───── Exercise material

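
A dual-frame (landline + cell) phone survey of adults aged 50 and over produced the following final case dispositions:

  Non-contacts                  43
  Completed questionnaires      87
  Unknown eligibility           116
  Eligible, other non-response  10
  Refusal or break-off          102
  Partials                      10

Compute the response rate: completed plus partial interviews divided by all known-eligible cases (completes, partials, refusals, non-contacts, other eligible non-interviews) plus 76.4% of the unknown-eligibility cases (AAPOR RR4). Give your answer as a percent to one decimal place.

28.5%

Top: 87 + 10 = 97
Determined eligible: 87 + 10 + 102 + 43 + 10 = 252
Estimated eligible among unknowns: 0.7640 × 116 = 88.62
Denom: 252 + 88.62 = 340.62
RR4 = 97 / 340.62 = 0.2848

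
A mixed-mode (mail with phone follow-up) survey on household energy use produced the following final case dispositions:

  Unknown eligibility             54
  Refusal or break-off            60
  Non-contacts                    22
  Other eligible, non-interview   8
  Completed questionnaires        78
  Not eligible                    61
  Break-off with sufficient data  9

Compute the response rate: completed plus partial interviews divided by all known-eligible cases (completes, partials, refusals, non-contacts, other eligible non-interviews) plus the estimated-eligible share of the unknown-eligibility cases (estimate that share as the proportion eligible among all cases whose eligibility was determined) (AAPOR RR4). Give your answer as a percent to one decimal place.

Numerator → 78 + 9 = 87
Determined eligible → 78 + 9 + 60 + 22 + 8 = 177
e = 177 / (177 + 61) = 177 / 238 = 0.7437
e × U → 0.7437 × 54 = 40.16
Denom → 177 + 40.16 = 217.16
RR4 = 87 / 217.16 = 0.4006

40.1%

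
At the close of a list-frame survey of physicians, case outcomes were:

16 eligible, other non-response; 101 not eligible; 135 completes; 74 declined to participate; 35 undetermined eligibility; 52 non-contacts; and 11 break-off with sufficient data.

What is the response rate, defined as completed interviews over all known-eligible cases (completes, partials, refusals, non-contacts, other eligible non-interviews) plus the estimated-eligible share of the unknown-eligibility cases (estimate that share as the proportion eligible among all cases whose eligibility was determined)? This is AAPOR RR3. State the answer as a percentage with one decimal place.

Num = 135
Known eligible = 135 + 11 + 74 + 52 + 16 = 288
e = 288 / (288 + 101) = 288 / 389 = 0.7404
Eligible share of unknowns = 0.7404 × 35 = 25.91
Denominator = 288 + 25.91 = 313.91
RR3 = 135 / 313.91 = 0.4301

43.0%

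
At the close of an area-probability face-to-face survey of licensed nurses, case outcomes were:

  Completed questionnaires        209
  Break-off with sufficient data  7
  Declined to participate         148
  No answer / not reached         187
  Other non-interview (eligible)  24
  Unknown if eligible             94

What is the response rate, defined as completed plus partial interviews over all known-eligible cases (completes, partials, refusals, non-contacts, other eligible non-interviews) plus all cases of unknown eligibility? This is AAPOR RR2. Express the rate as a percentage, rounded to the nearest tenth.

Num = 209 + 7 = 216
Denom = 209 + 7 + 148 + 187 + 24 + 94 = 669
RR2 = 216 / 669 = 0.3229

32.3%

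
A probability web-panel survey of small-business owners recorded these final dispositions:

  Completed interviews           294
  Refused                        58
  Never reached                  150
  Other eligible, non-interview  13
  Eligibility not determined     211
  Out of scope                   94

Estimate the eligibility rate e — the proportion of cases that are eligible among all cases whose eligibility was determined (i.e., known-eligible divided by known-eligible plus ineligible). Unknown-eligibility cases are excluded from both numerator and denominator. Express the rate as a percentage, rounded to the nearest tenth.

Known eligible = 294 + 58 + 150 + 13 = 515
e = 515 / (515 + 94) = 515 / 609 = 0.8456

84.6%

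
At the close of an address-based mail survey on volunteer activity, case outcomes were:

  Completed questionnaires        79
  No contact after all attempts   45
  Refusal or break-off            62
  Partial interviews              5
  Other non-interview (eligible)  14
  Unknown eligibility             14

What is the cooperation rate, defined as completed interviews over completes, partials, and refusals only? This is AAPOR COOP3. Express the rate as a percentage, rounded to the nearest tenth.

54.1%

Numerator = 79
Base = 79 + 5 + 62 = 146
COOP3 = 79 / 146 = 0.5411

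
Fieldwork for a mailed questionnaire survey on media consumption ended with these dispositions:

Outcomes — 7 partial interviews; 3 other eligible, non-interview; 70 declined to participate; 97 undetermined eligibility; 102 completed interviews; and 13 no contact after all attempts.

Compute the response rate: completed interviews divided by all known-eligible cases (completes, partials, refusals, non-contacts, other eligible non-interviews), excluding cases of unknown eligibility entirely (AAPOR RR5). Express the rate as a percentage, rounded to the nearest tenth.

Num → 102
Base → 102 + 7 + 70 + 13 + 3 = 195
RR5 = 102 / 195 = 0.5231

52.3%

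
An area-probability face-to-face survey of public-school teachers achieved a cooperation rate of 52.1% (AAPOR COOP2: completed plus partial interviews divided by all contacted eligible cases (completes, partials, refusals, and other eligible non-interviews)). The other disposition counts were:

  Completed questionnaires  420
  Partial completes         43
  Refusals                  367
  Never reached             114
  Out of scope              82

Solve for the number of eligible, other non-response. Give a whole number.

59

Num: 420 + 43 = 463
COOP2 = 463 / D = 0.521
D = 463 / 0.521 = 888.7
Remaining denominator categories sum to 830
eligible, other non-response = 888.7 − 830 ≈ 59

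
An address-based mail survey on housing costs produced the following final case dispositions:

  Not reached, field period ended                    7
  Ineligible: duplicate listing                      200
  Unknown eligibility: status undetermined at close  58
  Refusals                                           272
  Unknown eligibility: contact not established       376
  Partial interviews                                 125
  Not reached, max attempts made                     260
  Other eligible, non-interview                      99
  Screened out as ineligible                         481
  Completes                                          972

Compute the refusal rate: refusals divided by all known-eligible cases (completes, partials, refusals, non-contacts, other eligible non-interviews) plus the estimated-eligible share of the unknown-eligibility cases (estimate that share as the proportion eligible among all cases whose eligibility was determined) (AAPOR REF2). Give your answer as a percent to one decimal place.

13.3%

Never reached = 7 + 260 = 267
Eligibility not determined = 376 + 58 = 434
Out of scope = 481 + 200 = 681
Numerator = 272
Determined eligible = 972 + 125 + 272 + 267 + 99 = 1735
e = 1735 / (1735 + 681) = 1735 / 2416 = 0.7181
e × U = 0.7181 × 434 = 311.66
Denom = 1735 + 311.66 = 2046.66
REF2 = 272 / 2046.66 = 0.1329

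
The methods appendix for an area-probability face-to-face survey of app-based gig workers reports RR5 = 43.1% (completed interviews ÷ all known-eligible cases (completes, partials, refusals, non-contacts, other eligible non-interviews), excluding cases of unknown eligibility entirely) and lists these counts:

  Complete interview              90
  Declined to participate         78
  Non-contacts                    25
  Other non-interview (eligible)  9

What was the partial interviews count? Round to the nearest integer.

7

RR5 = 90 / D = 0.431
D = 90 / 0.431 = 208.8
Other denominator terms total 202
partial interviews = 208.8 − 202 ≈ 7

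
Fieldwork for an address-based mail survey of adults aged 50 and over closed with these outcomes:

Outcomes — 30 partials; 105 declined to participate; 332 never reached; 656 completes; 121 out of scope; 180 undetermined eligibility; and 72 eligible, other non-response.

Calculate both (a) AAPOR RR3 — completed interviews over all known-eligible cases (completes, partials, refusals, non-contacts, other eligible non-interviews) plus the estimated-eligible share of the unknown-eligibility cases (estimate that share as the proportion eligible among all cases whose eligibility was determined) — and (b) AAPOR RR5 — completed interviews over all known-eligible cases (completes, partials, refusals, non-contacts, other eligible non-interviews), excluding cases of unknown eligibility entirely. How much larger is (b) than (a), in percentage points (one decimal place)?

Numerator: 656
Determined eligible: 656 + 30 + 105 + 332 + 72 = 1195
e = 1195 / (1195 + 121) = 1195 / 1316 = 0.9081
e × U: 0.9081 × 180 = 163.46
Denominator: 1195 + 163.46 = 1358.46
RR3 = 656 / 1358.46 = 0.4829
Denominator: 656 + 30 + 105 + 332 + 72 = 1195
RR5 = 656 / 1195 = 0.5490
Difference = 54.90 − 48.29 = 6.61 percentage points

6.6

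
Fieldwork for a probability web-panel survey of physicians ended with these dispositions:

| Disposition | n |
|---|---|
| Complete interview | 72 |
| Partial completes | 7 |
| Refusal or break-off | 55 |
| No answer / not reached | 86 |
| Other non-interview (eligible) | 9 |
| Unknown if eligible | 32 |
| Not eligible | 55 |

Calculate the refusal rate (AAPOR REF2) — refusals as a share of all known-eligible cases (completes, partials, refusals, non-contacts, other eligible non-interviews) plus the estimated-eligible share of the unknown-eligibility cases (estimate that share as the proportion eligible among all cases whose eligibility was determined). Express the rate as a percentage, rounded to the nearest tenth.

Numerator → 55
Determined eligible → 72 + 7 + 55 + 86 + 9 = 229
e = 229 / (229 + 55) = 229 / 284 = 0.8063
Eligible share of unknowns → 0.8063 × 32 = 25.80
Denom → 229 + 25.80 = 254.80
REF2 = 55 / 254.80 = 0.2159

21.6%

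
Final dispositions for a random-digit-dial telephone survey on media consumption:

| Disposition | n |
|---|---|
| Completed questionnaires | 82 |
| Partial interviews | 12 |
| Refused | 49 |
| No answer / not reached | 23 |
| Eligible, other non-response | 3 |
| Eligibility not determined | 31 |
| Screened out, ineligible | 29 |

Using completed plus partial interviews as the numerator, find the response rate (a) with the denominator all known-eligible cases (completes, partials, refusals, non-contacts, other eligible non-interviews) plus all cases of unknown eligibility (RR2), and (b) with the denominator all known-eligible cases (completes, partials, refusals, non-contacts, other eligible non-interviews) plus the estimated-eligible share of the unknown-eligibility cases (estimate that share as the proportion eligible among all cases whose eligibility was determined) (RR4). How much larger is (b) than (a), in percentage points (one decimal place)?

1.1

Top → 82 + 12 = 94
Base → 82 + 12 + 49 + 23 + 3 + 31 = 200
RR2 = 94 / 200 = 0.4700
Determined eligible → 82 + 12 + 49 + 23 + 3 = 169
e = 169 / (169 + 29) = 169 / 198 = 0.8535
Eligible share of unknowns → 0.8535 × 31 = 26.46
Base → 169 + 26.46 = 195.46
RR4 = 94 / 195.46 = 0.4809
Difference = 48.09 − 47.00 = 1.09 percentage points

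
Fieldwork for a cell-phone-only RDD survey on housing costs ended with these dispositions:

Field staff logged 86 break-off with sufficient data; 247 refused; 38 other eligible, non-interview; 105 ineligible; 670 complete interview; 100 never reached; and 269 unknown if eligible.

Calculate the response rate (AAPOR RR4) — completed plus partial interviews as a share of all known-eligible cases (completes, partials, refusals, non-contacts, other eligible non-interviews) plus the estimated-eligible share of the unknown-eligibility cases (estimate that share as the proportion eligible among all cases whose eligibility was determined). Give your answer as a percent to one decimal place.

Top = 670 + 86 = 756
Known eligible = 670 + 86 + 247 + 100 + 38 = 1141
e = 1141 / (1141 + 105) = 1141 / 1246 = 0.9157
Estimated eligible among unknowns = 0.9157 × 269 = 246.32
Denom = 1141 + 246.32 = 1387.32
RR4 = 756 / 1387.32 = 0.5449

54.5%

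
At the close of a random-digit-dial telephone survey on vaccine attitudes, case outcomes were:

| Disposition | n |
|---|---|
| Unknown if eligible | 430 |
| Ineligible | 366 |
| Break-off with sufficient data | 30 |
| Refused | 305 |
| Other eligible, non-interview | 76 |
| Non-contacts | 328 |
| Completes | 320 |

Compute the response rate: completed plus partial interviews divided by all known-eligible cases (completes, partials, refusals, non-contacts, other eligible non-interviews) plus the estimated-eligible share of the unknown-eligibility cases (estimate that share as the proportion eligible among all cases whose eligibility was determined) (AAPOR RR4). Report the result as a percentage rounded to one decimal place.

25.4%

Numerator → 320 + 30 = 350
Known eligible → 320 + 30 + 305 + 328 + 76 = 1059
e = 1059 / (1059 + 366) = 1059 / 1425 = 0.7432
e × U → 0.7432 × 430 = 319.58
Denominator → 1059 + 319.58 = 1378.58
RR4 = 350 / 1378.58 = 0.2539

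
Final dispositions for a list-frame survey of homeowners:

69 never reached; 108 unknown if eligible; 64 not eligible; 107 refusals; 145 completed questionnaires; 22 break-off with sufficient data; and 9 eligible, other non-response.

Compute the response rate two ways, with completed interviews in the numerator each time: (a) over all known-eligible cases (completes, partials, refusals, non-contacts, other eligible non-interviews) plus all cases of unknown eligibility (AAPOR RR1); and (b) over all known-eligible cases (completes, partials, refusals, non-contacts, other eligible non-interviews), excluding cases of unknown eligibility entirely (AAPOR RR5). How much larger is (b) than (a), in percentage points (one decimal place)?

Num → 145
Denom → 145 + 22 + 107 + 69 + 9 + 108 = 460
RR1 = 145 / 460 = 0.3152
Denom → 145 + 22 + 107 + 69 + 9 = 352
RR5 = 145 / 352 = 0.4119
Difference = 41.19 − 31.52 = 9.67 percentage points

9.7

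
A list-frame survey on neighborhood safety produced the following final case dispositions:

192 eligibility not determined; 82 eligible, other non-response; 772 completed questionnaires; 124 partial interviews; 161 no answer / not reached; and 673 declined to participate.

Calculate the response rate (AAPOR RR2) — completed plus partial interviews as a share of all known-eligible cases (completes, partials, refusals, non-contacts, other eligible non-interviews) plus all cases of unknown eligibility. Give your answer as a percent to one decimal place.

Top = 772 + 124 = 896
Denom = 772 + 124 + 673 + 161 + 82 + 192 = 2004
RR2 = 896 / 2004 = 0.4471

44.7%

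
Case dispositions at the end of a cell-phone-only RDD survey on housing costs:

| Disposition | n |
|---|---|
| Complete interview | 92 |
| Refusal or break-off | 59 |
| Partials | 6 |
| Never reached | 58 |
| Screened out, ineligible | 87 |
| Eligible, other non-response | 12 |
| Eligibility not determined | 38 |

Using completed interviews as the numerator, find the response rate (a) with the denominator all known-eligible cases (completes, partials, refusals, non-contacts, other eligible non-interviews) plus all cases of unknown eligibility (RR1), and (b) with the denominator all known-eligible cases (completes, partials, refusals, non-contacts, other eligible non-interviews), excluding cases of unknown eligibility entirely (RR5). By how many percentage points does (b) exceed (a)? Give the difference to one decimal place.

5.8

Top: 92
Base: 92 + 6 + 59 + 58 + 12 + 38 = 265
RR1 = 92 / 265 = 0.3472
Base: 92 + 6 + 59 + 58 + 12 = 227
RR5 = 92 / 227 = 0.4053
Difference = 40.53 − 34.72 = 5.81 percentage points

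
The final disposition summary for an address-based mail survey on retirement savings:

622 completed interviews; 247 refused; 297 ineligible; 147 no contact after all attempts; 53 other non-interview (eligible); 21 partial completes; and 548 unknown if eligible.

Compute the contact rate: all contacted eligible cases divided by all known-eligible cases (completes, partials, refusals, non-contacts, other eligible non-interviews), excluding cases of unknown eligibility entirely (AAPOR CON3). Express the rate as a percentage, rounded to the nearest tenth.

86.5%

Top → 622 + 21 + 247 + 53 = 943
Denominator → 622 + 21 + 247 + 147 + 53 = 1090
CON3 = 943 / 1090 = 0.8651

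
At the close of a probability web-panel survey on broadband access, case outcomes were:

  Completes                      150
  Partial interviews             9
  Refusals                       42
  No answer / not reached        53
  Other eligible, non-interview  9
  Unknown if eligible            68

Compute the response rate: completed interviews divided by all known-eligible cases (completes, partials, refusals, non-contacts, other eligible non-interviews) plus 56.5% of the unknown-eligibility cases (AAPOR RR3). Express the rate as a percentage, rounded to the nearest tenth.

Num = 150
Eligible (known) = 150 + 9 + 42 + 53 + 9 = 263
e × U = 0.5650 × 68 = 38.42
Denominator = 263 + 38.42 = 301.42
RR3 = 150 / 301.42 = 0.4976

49.8%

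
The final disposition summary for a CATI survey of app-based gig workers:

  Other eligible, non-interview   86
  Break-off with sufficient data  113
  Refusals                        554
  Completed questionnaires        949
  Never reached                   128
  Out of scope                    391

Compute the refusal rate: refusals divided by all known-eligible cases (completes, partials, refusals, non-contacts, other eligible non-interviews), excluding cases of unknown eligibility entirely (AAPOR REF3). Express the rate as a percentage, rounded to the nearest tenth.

Num → 554
Base → 949 + 113 + 554 + 128 + 86 = 1830
REF3 = 554 / 1830 = 0.3027

30.3%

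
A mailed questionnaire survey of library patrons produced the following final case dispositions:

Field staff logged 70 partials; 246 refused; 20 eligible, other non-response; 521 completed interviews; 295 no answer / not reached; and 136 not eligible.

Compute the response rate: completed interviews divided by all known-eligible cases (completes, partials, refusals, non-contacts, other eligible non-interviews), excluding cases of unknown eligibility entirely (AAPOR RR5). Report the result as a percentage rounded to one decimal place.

45.2%

Top → 521
Denominator → 521 + 70 + 246 + 295 + 20 = 1152
RR5 = 521 / 1152 = 0.4523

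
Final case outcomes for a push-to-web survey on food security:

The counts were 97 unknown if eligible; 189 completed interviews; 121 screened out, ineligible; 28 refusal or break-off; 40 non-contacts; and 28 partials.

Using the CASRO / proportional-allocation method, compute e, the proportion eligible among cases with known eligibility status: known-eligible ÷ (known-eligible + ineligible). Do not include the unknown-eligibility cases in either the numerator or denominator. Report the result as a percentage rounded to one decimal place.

Eligible (known) = 189 + 28 + 28 + 40 = 285
e = 285 / (285 + 121) = 285 / 406 = 0.7020

70.2%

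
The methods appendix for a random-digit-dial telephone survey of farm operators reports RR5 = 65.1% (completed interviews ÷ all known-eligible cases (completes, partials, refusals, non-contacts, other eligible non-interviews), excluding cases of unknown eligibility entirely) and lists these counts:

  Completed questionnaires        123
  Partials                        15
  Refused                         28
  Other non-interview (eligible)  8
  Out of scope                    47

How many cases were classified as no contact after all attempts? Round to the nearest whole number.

15

RR5 = 123 / D = 0.651
D = 123 / 0.651 = 188.9
Rest of base = 174
no contact after all attempts = 188.9 − 174 ≈ 15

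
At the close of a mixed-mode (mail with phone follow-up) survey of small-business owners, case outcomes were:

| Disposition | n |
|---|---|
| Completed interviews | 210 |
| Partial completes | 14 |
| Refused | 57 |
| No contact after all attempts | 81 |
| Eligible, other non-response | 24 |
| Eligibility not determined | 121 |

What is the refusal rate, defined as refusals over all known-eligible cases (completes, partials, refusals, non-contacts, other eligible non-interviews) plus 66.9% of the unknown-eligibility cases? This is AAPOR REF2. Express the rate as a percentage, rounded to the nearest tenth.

Numerator = 57
Known eligible = 210 + 14 + 57 + 81 + 24 = 386
Eligible share of unknowns = 0.6690 × 121 = 80.95
Denominator = 386 + 80.95 = 466.95
REF2 = 57 / 466.95 = 0.1221

12.2%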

──────────

An answer is complete only when it holds every line above containing the string "consumption".

## [Answer to the problem]
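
Fieldwork for a mailed questionnaire survey on media consumption ended with these dispositions:
Final dispositions for a random-digit-dial telephone survey on media consumption: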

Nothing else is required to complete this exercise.